§ WHAT THE TASK REQUIRES: The records that appear below are to be restated word for word.

RECORDED INFORMATION below:

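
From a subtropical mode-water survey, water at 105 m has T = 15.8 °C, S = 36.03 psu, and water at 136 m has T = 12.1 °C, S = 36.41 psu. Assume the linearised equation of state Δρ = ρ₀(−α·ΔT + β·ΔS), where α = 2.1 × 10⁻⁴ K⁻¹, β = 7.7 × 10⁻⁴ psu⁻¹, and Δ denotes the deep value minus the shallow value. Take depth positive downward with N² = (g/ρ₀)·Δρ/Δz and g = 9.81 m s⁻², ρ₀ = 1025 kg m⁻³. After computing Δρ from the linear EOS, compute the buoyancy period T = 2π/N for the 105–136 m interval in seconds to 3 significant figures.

342 s

ΔT = -3.7 K, ΔS = +0.38 psu (deep − shallow).
Δρ/ρ₀ = −αΔT + βΔS = 7.77 × 10⁻⁴ + 2.926 × 10⁻⁴ = 1.0696 × 10⁻³, so Δρ ≈ 1.096 kg m⁻³.
N² = (g/ρ₀)·Δρ/Δz = g·(Δρ/ρ₀)/Δz = 9.81 × 1.0696 × 10⁻³ / 31 = 3.3848 × 10⁻⁴ s⁻².
N = √(3.3848 × 10⁻⁴) = 0.018398 rad s⁻¹ → T = 2π/N = 341.51 s ≈ 342 s.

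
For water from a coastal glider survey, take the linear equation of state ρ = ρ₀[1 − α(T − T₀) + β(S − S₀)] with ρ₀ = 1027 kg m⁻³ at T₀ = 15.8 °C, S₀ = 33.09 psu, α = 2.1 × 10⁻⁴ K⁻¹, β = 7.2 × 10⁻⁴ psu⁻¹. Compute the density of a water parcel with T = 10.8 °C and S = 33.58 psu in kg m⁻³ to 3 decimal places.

1028.441 kg m⁻³

T − T₀ = -5.0 K, S − S₀ = +0.49 psu.
Bracket = 1 − α·(-5.0) + β·(+0.49) = 1 + (1.4028 × 10⁻³) = 1.0014028.
ρ = 1027 × 1.0014028 = 1028.441 kg m⁻³.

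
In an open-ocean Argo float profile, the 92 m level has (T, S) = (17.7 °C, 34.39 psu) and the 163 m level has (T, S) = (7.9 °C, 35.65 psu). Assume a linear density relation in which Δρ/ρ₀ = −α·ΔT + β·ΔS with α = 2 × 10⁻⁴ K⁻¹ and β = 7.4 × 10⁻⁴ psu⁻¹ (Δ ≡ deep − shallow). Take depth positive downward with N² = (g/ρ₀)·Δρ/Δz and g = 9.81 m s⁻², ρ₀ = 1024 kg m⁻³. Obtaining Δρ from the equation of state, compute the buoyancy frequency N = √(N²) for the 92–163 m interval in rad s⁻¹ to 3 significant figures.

ΔT = -9.8 K, ΔS = +1.26 psu (deep − shallow).
Δρ/ρ₀ = −αΔT + βΔS = 1.96 × 10⁻³ + 9.324 × 10⁻⁴ = 2.8924 × 10⁻³, so Δρ ≈ 2.962 kg m⁻³.
N² = (g/ρ₀)·Δρ/Δz = g·(Δρ/ρ₀)/Δz = 9.81 × 2.8924 × 10⁻³ / 71 = 3.9964 × 10⁻⁴ s⁻².
N = √(3.9964 × 10⁻⁴) = 0.019991 rad s⁻¹ ≈ 0.0200 rad s⁻¹.

0.0200 rad s⁻¹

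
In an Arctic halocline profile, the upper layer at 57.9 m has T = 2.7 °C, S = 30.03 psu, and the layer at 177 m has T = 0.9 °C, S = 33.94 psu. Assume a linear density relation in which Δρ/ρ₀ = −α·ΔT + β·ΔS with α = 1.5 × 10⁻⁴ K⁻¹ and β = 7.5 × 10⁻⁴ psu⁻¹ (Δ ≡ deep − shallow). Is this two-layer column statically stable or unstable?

ΔT = 0.9 − 2.7 = -1.8 K and ΔS = 33.94 − 30.03 = +3.91 psu (deep − shallow).
−αΔT = 2.70 × 10⁻⁴; βΔS = 2.9325 × 10⁻³; sum Δρ/ρ₀ = 3.2025 × 10⁻³.
Δρ/ρ₀ > 0, so Δρ > 0: deeper water is denser → statically stable.

stable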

End of RECORDED INFORMATION.

§ RESPONSE TO THIS TASK:
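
From a subtropical mode-water survey, water at 105 m has T = 15.8 °C, S = 36.03 psu, and water at 136 m has T = 12.1 °C, S = 36.41 psu. Assume the linearised equation of state Δρ = ρ₀(−α·ΔT + β·ΔS), where α = 2.1 × 10⁻⁴ K⁻¹, β = 7.7 × 10⁻⁴ psu⁻¹, and Δ denotes the deep value minus the shallow value. Take depth positive downward with N² = (g/ρ₀)·Δρ/Δz and g = 9.81 m s⁻², ρ₀ = 1025 kg m⁻³. After computing Δρ from the linear EOS, compute the buoyancy period T = 2π/N for the 105–136 m interval in seconds to 3 significant figures.

342 s

ΔT = -3.7 K, ΔS = +0.38 psu (deep − shallow).
Δρ/ρ₀ = −αΔT + βΔS = 7.77 × 10⁻⁴ + 2.926 × 10⁻⁴ = 1.0696 × 10⁻³, so Δρ ≈ 1.096 kg m⁻³.
N² = (g/ρ₀)·Δρ/Δz = g·(Δρ/ρ₀)/Δz = 9.81 × 1.0696 × 10⁻³ / 31 = 3.3848 × 10⁻⁴ s⁻².
N = √(3.3848 × 10⁻⁴) = 0.018398 rad s⁻¹ → T = 2π/N = 341.51 s ≈ 342 s.

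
For water from a coastal glider survey, take the linear equation of state ρ = ρ₀[1 − α(T − T₀) + β(S − S₀)] with ρ₀ = 1027 kg m⁻³ at T₀ = 15.8 °C, S₀ = 33.09 psu, α = 2.1 × 10⁻⁴ K⁻¹, β = 7.2 × 10⁻⁴ psu⁻¹. Compute the density of a water parcel with T = 10.8 °C and S = 33.58 psu in kg m⁻³ to 3 decimal places.

1028.441 kg m⁻³

T − T₀ = -5.0 K, S − S₀ = +0.49 psu.
Bracket = 1 − α·(-5.0) + β·(+0.49) = 1 + (1.4028 × 10⁻³) = 1.0014028.
ρ = 1027 × 1.0014028 = 1028.441 kg m⁻³.

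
In an open-ocean Argo float profile, the 92 m level has (T, S) = (17.7 °C, 34.39 psu) and the 163 m level has (T, S) = (7.9 °C, 35.65 psu). Assume a linear density relation in which Δρ/ρ₀ = −α·ΔT + β·ΔS with α = 2 × 10⁻⁴ K⁻¹ and β = 7.4 × 10⁻⁴ psu⁻¹ (Δ ≡ deep − shallow). Take depth positive downward with N² = (g/ρ₀)·Δρ/Δz and g = 9.81 m s⁻², ρ₀ = 1024 kg m⁻³. Obtaining Δρ from the equation of state, compute the buoyancy frequency N = √(N²) for the 92–163 m interval in rad s⁻¹ to 3 significant figures.

ΔT = -9.8 K, ΔS = +1.26 psu (deep − shallow).
Δρ/ρ₀ = −αΔT + βΔS = 1.96 × 10⁻³ + 9.324 × 10⁻⁴ = 2.8924 × 10⁻³, so Δρ ≈ 2.962 kg m⁻³.
N² = (g/ρ₀)·Δρ/Δz = g·(Δρ/ρ₀)/Δz = 9.81 × 2.8924 × 10⁻³ / 71 = 3.9964 × 10⁻⁴ s⁻².
N = √(3.9964 × 10⁻⁴) = 0.019991 rad s⁻¹ ≈ 0.0200 rad s⁻¹.

0.0200 rad s⁻¹

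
In an Arctic halocline profile, the upper layer at 57.9 m has T = 2.7 °C, S = 30.03 psu, and the layer at 177 m has T = 0.9 °C, S = 33.94 psu. Assume a linear density relation in which Δρ/ρ₀ = −α·ΔT + β·ΔS with α = 1.5 × 10⁻⁴ K⁻¹ and β = 7.5 × 10⁻⁴ psu⁻¹ (Δ ≡ deep − shallow). Is this two-layer column statically stable or unstable?

ΔT = 0.9 − 2.7 = -1.8 K and ΔS = 33.94 − 30.03 = +3.91 psu (deep − shallow).
−αΔT = 2.70 × 10⁻⁴; βΔS = 2.9325 × 10⁻³; sum Δρ/ρ₀ = 3.2025 × 10⁻³.
Δρ/ρ₀ > 0, so Δρ > 0: deeper water is denser → statically stable.

stable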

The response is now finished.